WHAT IS EXPECTED: Would you reproduce all of the entries exactly?

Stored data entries
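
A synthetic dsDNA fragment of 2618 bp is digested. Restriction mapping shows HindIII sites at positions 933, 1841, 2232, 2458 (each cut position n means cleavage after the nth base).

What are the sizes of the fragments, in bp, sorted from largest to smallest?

933, 908, 391, 226, 160 bp

Linear molecule, 4 cuts → 5 fragments:
  933 − 0 = 933 bp
  1841 − 933 = 908 bp
  2232 − 1841 = 391 bp
  2458 − 2232 = 226 bp
  2618 − 2458 = 160 bp
Sorted largest to smallest: 933, 908, 391, 226, 160 bp.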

FINAL ANSWER:
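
A synthetic dsDNA fragment of 2618 bp is digested. Restriction mapping shows HindIII sites at positions 933, 1841, 2232, 2458 (each cut position n means cleavage after the nth base).

What are the sizes of the fragments, in bp, sorted from largest to smallest?

933, 908, 391, 226, 160 bp

Linear molecule, 4 cuts → 5 fragments:
  933 − 0 = 933 bp
  1841 − 933 = 908 bp
  2232 − 1841 = 391 bp
  2458 − 2232 = 226 bp
  2618 − 2458 = 160 bp
Sorted largest to smallest: 933, 908, 391, 226, 160 bp.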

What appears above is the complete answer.